---- Information provided
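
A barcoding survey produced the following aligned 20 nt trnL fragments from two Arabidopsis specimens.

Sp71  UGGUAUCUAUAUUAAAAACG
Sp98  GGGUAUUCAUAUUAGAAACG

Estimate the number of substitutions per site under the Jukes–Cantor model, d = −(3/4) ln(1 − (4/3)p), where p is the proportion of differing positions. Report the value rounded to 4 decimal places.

0.2326

Mismatches occur at site 1 (U→G), site 7 (C→U), site 8 (U→C), site 15 (A→G).
p = 4/20 = 0.200000.
d = −0.75 · ln(1 − (4/3)·0.200000) = −0.75 · ln(0.733333) = −0.75 · (-0.310155) = 0.2326.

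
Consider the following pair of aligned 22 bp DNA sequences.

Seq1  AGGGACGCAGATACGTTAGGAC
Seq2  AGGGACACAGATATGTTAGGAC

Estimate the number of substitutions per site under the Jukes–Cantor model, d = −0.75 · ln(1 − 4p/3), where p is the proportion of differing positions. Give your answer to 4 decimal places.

0.0969

Differing sites — 7:G/A; 14:C/T.
p = 2/22 = 0.090909.
d = −0.75 · ln(1 − (4/3)·0.090909) = −0.75 · ln(0.878788) = −0.75 · (-0.129212) = 0.0969.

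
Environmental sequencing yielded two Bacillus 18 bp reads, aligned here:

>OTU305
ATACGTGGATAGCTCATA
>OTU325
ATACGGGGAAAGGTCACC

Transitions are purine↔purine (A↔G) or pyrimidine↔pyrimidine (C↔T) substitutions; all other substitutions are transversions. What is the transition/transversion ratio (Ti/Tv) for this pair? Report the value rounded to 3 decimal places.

0.250

Differing sites — 6:T/G (Tv); 10:T/A (Tv); 13:C/G (Tv); 17:T/C (Ti); 18:A/C (Tv).
Of the 5 differences, 1 transition and 4 transversions, so Ti/Tv = 1/4 = 0.250.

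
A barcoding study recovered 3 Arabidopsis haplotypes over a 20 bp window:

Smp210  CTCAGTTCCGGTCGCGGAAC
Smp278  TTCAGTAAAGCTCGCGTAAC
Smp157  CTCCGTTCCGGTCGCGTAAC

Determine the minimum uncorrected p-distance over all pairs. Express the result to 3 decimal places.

Pairwise Hamming distances:
  Smp210 vs Smp278: 6
  Smp210 vs Smp157: 2
  Smp278 vs Smp157: 6
The smallest is 2 mismatches, between Smp210 and Smp157; p = 2/20 = 0.100.

0.100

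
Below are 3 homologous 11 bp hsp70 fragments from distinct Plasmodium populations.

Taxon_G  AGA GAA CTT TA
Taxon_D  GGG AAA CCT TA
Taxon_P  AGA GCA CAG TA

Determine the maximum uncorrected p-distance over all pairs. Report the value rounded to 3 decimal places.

0.545

Pairwise Hamming distances:
  Taxon_G vs Taxon_D: 4
  Taxon_G vs Taxon_P: 3
  Taxon_D vs Taxon_P: 6
The largest is 6 mismatches, between Taxon_D and Taxon_P; p = 6/11 = 0.545.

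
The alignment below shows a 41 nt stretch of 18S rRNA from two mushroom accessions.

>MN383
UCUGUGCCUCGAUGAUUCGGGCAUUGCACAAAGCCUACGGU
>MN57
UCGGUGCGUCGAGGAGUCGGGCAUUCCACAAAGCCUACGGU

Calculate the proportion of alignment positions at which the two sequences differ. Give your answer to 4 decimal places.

0.1220

The sequences differ at positions 3 (U/G), 8 (C/G), 13 (U/G), 16 (U/G), 26 (G/C).
There are 5 differences over 41 sites, so p = 5/41 = 0.1220.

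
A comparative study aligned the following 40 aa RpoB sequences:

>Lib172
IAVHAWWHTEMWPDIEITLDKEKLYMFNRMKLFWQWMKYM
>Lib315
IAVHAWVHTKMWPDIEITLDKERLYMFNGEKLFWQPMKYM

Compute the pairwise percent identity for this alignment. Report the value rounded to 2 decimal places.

85.00%

Differing sites — 7:W/V; 10:E/K; 23:K/R; 29:R/G; 30:M/E; 36:W/P.
34 of the 40 sites match, so the percent identity is 34/40 × 100 = 85.00%.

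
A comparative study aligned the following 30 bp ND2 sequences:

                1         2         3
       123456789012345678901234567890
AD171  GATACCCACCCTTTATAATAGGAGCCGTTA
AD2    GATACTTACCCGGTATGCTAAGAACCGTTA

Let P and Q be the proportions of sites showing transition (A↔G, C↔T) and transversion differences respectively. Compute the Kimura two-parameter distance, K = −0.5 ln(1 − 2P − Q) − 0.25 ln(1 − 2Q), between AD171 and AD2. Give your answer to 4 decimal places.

The sequences differ at positions 6 (C/T, transition), 7 (C/T, transition), 12 (T/G, transversion), 13 (T/G, transversion), 17 (A/G, transition), 18 (A/C, transversion), 21 (G/A, transition), 24 (G/A, transition).
Of the 8 differences, 5 transitions and 3 transversions over 30 sites: P = 5/30 = 0.166667, Q = 3/30 = 0.100000.
d = −0.5·ln(0.566666) − 0.25·ln(0.800000) = −0.5·(-0.567985) − 0.25·(-0.223144) = 0.3398.

0.3398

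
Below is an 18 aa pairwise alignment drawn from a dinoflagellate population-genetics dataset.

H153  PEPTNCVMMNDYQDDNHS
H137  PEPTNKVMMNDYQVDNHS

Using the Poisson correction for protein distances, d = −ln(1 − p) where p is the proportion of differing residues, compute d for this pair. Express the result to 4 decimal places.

0.1178

Mismatches occur at site 6 (C↔K), site 14 (D↔V).
p = 2/18 = 0.111111.
d = −ln(1 − 0.111111) = −ln(0.888889) = 0.1178.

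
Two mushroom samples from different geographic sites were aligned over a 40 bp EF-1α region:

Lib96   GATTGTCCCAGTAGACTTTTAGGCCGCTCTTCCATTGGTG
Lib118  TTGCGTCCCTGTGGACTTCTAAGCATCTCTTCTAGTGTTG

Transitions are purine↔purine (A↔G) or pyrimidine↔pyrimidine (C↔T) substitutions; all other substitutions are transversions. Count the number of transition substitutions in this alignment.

5

Mismatches occur at site 1 (G↔T, transversion), site 2 (A↔T, transversion), site 3 (T↔G, transversion), site 4 (T↔C, transition), site 10 (A↔T, transversion), site 13 (A↔G, transition), site 19 (T↔C, transition), site 22 (G↔A, transition), site 25 (C↔A, transversion), site 26 (G↔T, transversion), site 33 (C↔T, transition), site 35 (T↔G, transversion), site 38 (G↔T, transversion).
Of the 13 differences, 5 transitions and 8 transversions, so the answer is 5.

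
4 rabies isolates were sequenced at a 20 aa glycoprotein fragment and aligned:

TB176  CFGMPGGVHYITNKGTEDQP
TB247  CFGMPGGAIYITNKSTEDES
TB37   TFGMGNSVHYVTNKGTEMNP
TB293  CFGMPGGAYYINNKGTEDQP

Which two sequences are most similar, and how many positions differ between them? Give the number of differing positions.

Pairwise Hamming distances:
  TB176 vs TB247: 5
  TB176 vs TB37: 7
  TB176 vs TB293: 3
  TB247 vs TB37: 11
  TB247 vs TB293: 5
  TB37 vs TB293: 10
The smallest is 3, between TB176 and TB293.

3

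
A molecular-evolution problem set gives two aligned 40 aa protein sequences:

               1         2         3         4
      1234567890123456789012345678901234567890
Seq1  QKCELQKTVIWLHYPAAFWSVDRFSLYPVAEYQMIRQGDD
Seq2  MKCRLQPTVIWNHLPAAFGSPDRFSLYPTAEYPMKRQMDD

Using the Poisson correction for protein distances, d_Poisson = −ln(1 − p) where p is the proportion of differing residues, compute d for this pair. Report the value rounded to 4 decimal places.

The sequences differ at positions 1 (Q/M), 4 (E/R), 7 (K/P), 12 (L/N), 14 (Y/L), 19 (W/G), 21 (V/P), 29 (V/T), 33 (Q/P), 35 (I/K), 38 (G/M).
p = 11/40 = 0.275000.
d = −ln(1 − 0.275000) = −ln(0.725000) = 0.3216.

0.3216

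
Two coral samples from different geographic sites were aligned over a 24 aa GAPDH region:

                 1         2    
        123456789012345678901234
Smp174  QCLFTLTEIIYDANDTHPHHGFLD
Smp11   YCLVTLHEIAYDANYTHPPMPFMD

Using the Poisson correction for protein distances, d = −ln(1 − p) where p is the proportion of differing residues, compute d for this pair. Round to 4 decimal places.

0.4700

Differing sites — 1:Q/Y; 4:F/V; 7:T/H; 10:I/A; 15:D/Y; 19:H/P; 20:H/M; 21:G/P; 23:L/M.
p = 9/24 = 0.375000.
d = −ln(1 − 0.375000) = −ln(0.625000) = 0.4700.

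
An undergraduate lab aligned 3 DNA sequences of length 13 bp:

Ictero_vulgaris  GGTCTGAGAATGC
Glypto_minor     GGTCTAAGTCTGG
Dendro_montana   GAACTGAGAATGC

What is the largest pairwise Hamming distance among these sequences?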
--------
→ What the task requires: Filtering the entries above by the word "barcoding", copy each line that matches.

→ Finished task:
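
A barcoding survey produced the following aligned 20 nt trnL fragments from two Arabidopsis specimens.
A barcoding study recovered 3 Arabidopsis haplotypes over a 20 bp window: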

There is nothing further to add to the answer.